Exercise aim »
What is needed is a verbatim copy of all the records.

Material shown »
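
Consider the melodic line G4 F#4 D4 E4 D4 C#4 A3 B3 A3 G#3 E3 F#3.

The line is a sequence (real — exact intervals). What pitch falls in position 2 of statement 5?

A#2

With 4-note cells, note 2 of each statement runs F#4, C#4, G#3.
Carrying that down a 4th forward: D#3 → A#2.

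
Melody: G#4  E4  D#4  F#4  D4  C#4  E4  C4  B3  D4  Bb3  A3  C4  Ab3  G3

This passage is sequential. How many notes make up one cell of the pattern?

3

There are 15 notes; a 3-note unit gives 5 cells:
G#4 E4 D#4 | F#4 D4 C#4 | E4 C4 B3 | D4 Bb3 A3 | C4 Ab3 G3
That's a consistent down a 2nd shift per cell, and no other grouping gives one.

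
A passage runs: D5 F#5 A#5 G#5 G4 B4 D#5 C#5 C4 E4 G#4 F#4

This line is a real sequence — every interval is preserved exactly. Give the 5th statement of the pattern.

Bb2 D3 F#3 E3

The 4-note cells begin on D5, G4, C4 — each down a 5th from the last.
Extending down a 5th: F3 → Bb2.
Statement 5 starts on Bb2 and keeps the same exact contour: Bb2 D3 F#3 E3.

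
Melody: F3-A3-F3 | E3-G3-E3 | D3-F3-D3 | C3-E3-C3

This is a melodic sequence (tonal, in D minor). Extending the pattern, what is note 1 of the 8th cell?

F2

The unit is 3 notes. Position-1 pitches of the 4 shown cells: F3, E3, D3, C3.
Extending down a 2nd: Bb2 → A2 → G2 → F2.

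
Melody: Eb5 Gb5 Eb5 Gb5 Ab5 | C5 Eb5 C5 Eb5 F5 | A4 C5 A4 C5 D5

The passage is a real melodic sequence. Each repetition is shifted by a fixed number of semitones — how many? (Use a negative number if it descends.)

Taking 5-note groups, the heads are Eb5, C5, A4: the pattern moves down a 3rd.
Counting half-steps from Eb5 to C5: -3.

-3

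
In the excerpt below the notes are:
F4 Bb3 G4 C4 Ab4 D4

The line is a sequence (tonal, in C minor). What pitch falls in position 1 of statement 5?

C5

The unit is 2 notes. Position-1 pitches of the 3 shown cells: F4, G4, Ab4.
Each moves up a 2nd. Continuing: Bb4 → C5.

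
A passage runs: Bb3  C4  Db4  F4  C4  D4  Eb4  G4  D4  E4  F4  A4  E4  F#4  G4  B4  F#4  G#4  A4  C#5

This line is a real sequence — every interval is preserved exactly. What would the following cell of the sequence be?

G#4 A#4 B4 D#5

The 4-note cells begin on Bb3, C4, D4, E4, F#4 — each up a 2nd from the last.
So cell 6 is G#4 A#4 B4 D#5.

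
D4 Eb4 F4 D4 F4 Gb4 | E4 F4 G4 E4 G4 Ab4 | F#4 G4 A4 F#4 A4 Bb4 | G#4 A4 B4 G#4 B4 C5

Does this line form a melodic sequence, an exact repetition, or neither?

sequence

Each 6-note cell is the previous one transposed up a 2nd.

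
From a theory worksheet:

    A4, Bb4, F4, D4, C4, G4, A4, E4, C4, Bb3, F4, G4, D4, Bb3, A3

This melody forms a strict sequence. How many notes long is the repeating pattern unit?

There are 15 notes; a 5-note unit gives 3 cells:
A4 Bb4 F4 D4 C4 | G4 A4 E4 C4 Bb3 | F4 G4 D4 Bb3 A3
Every group is a transposition down a 2nd of the one before; no shorter unit works.

5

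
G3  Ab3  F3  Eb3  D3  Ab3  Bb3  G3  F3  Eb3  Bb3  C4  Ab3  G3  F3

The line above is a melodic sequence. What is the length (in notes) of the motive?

5

Try groups of 5 (3 cells in 15 notes):
G3 Ab3 F3 Eb3 D3 | Ab3 Bb3 G3 F3 Eb3 | Bb3 C4 Ab3 G3 F3
That's a consistent up a 2nd shift per cell, and no other grouping gives one.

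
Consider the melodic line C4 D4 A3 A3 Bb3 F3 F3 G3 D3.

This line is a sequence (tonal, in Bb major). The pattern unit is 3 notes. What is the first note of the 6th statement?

G2

Unit = 3 notes; the statements start on C4, A3, F3, moving down a 3rd each time.
Extending the heads down a 3rd: D3 → Bb2 → G2.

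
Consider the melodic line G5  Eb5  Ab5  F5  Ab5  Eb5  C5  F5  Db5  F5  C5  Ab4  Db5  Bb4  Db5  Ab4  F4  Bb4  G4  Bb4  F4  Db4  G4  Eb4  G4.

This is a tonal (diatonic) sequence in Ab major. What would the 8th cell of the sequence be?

The 5-note cells begin on G5, Eb5, C5, Ab4, F4 — each down a 3rd from the last.
Continuing the starts: Db4 → Bb3 → G3.
So cell 8 is G3 Eb3 Ab3 F3 Ab3.

G3 Eb3 Ab3 F3 Ab3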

Completed task »
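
Consider the melodic line G4 F#4 D4 E4 D4 C#4 A3 B3 A3 G#3 E3 F#3.

The line is a sequence (real — exact intervals). What pitch falls in position 2 of statement 5?

A#2

With 4-note cells, note 2 of each statement runs F#4, C#4, G#3.
Carrying that down a 4th forward: D#3 → A#2.

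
Melody: G#4  E4  D#4  F#4  D4  C#4  E4  C4  B3  D4  Bb3  A3  C4  Ab3  G3

This passage is sequential. How many notes make up one cell of the pattern?

3

There are 15 notes; a 3-note unit gives 5 cells:
G#4 E4 D#4 | F#4 D4 C#4 | E4 C4 B3 | D4 Bb3 A3 | C4 Ab3 G3
That's a consistent down a 2nd shift per cell, and no other grouping gives one.

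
A passage runs: D5 F#5 A#5 G#5 G4 B4 D#5 C#5 C4 E4 G#4 F#4

This line is a real sequence — every interval is preserved exactly. Give the 5th statement of the pattern.

Bb2 D3 F#3 E3

The 4-note cells begin on D5, G4, C4 — each down a 5th from the last.
Extending down a 5th: F3 → Bb2.
Statement 5 starts on Bb2 and keeps the same exact contour: Bb2 D3 F#3 E3.

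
Melody: F3-A3-F3 | E3-G3-E3 | D3-F3-D3 | C3-E3-C3

This is a melodic sequence (tonal, in D minor). Extending the pattern, what is note 1 of the 8th cell?

F2

The unit is 3 notes. Position-1 pitches of the 4 shown cells: F3, E3, D3, C3.
Extending down a 2nd: Bb2 → A2 → G2 → F2.

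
Melody: Eb5 Gb5 Eb5 Gb5 Ab5 | C5 Eb5 C5 Eb5 F5 | A4 C5 A4 C5 D5

The passage is a real melodic sequence. Each repetition is shifted by a fixed number of semitones — how many? (Use a negative number if it descends.)

Taking 5-note groups, the heads are Eb5, C5, A4: the pattern moves down a 3rd.
Counting half-steps from Eb5 to C5: -3.

-3

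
In the excerpt below the notes are:
F4 Bb3 G4 C4 Ab4 D4

The line is a sequence (tonal, in C minor). What pitch falls in position 1 of statement 5?

C5

The unit is 2 notes. Position-1 pitches of the 3 shown cells: F4, G4, Ab4.
Each moves up a 2nd. Continuing: Bb4 → C5.

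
A passage runs: Bb3  C4  Db4  F4  C4  D4  Eb4  G4  D4  E4  F4  A4  E4  F#4  G4  B4  F#4  G#4  A4  C#5

This line is a real sequence — every interval is preserved exactly. What would the following cell of the sequence be?

G#4 A#4 B4 D#5

The 4-note cells begin on Bb3, C4, D4, E4, F#4 — each up a 2nd from the last.
So cell 6 is G#4 A#4 B4 D#5.

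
D4 Eb4 F4 D4 F4 Gb4 | E4 F4 G4 E4 G4 Ab4 | F#4 G4 A4 F#4 A4 Bb4 | G#4 A4 B4 G#4 B4 C5

Does this line form a melodic sequence, an exact repetition, or neither?

sequence

Each 6-note cell is the previous one transposed up a 2nd.

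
From a theory worksheet:

    A4, Bb4, F4, D4, C4, G4, A4, E4, C4, Bb3, F4, G4, D4, Bb3, A3

This melody forms a strict sequence. How many notes long is the repeating pattern unit?

There are 15 notes; a 5-note unit gives 3 cells:
A4 Bb4 F4 D4 C4 | G4 A4 E4 C4 Bb3 | F4 G4 D4 Bb3 A3
Every group is a transposition down a 2nd of the one before; no shorter unit works.

5

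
G3  Ab3  F3  Eb3  D3  Ab3  Bb3  G3  F3  Eb3  Bb3  C4  Ab3  G3  F3

The line above is a melodic sequence. What is the length (in notes) of the motive?

5

Try groups of 5 (3 cells in 15 notes):
G3 Ab3 F3 Eb3 D3 | Ab3 Bb3 G3 F3 Eb3 | Bb3 C4 Ab3 G3 F3
That's a consistent up a 2nd shift per cell, and no other grouping gives one.

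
Consider the melodic line C4 D4 A3 A3 Bb3 F3 F3 G3 D3.

This line is a sequence (tonal, in Bb major). The pattern unit is 3 notes. What is the first note of the 6th statement?

G2

Unit = 3 notes; the statements start on C4, A3, F3, moving down a 3rd each time.
Extending the heads down a 3rd: D3 → Bb2 → G2.

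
Consider the melodic line G5  Eb5  Ab5  F5  Ab5  Eb5  C5  F5  Db5  F5  C5  Ab4  Db5  Bb4  Db5  Ab4  F4  Bb4  G4  Bb4  F4  Db4  G4  Eb4  G4.

This is a tonal (diatonic) sequence in Ab major. What would the 8th cell of the sequence be?

The 5-note cells begin on G5, Eb5, C5, Ab4, F4 — each down a 3rd from the last.
Continuing the starts: Db4 → Bb3 → G3.
So cell 8 is G3 Eb3 Ab3 F3 Ab3.

G3 Eb3 Ab3 F3 Ab3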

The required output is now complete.